--- Input for this task Enclosed Below ---

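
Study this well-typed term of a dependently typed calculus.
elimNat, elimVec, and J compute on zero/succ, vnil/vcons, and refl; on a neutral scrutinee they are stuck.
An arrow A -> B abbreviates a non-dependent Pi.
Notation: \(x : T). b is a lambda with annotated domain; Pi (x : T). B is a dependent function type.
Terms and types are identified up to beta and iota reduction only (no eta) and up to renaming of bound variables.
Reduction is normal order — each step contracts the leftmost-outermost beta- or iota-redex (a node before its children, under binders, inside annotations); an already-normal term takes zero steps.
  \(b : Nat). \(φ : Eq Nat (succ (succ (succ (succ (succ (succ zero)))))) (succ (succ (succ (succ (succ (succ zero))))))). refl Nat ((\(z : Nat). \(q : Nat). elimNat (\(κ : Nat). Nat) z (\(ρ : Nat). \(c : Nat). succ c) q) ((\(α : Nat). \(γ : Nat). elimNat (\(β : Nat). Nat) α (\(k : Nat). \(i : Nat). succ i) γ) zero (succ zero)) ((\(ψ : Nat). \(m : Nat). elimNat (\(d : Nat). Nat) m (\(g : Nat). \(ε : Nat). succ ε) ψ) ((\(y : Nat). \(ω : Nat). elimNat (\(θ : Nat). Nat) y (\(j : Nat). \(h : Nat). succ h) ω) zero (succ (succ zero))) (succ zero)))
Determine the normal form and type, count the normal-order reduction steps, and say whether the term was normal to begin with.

reduced normal form:
  \(b : Nat). \(φ : Eq Nat (succ (succ (succ (succ (succ (succ zero)))))) (succ (succ (succ (succ (succ (succ zero))))))). refl Nat (succ (succ (succ (succ zero))))
inferred type:
  Nat -> Eq Nat (succ (succ (succ (succ (succ (succ zero)))))) (succ (succ (succ (succ (succ (succ zero)))))) -> Eq Nat (succ (succ (succ (succ zero)))) (succ (succ (succ (succ zero))))
reduction steps (normal order): 36
already normal: no
first redex: a beta-redex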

--- End of Enclosed Input for this task ---

### Your instructions
Copy out the range of lines above starting at the line with "Reduction is normal" and ending at the line with "zero))) (succ zero)))", exactly and including both.

### Answer box
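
Reduction is normal order — each step contracts the leftmost-outermost beta- or iota-redex (a node before its children, under binders, inside annotations); an already-normal term takes zero steps.
  \(b : Nat). \(φ : Eq Nat (succ (succ (succ (succ (succ (succ zero)))))) (succ (succ (succ (succ (succ (succ zero))))))). refl Nat ((\(z : Nat). \(q : Nat). elimNat (\(κ : Nat). Nat) z (\(ρ : Nat). \(c : Nat). succ c) q) ((\(α : Nat). \(γ : Nat). elimNat (\(β : Nat). Nat) α (\(k : Nat). \(i : Nat). succ i) γ) zero (succ zero)) ((\(ψ : Nat). \(m : Nat). elimNat (\(d : Nat). Nat) m (\(g : Nat). \(ε : Nat). succ ε) ψ) ((\(y : Nat). \(ω : Nat). elimNat (\(θ : Nat). Nat) y (\(j : Nat). \(h : Nat). succ h) ω) zero (succ (succ zero))) (succ zero)))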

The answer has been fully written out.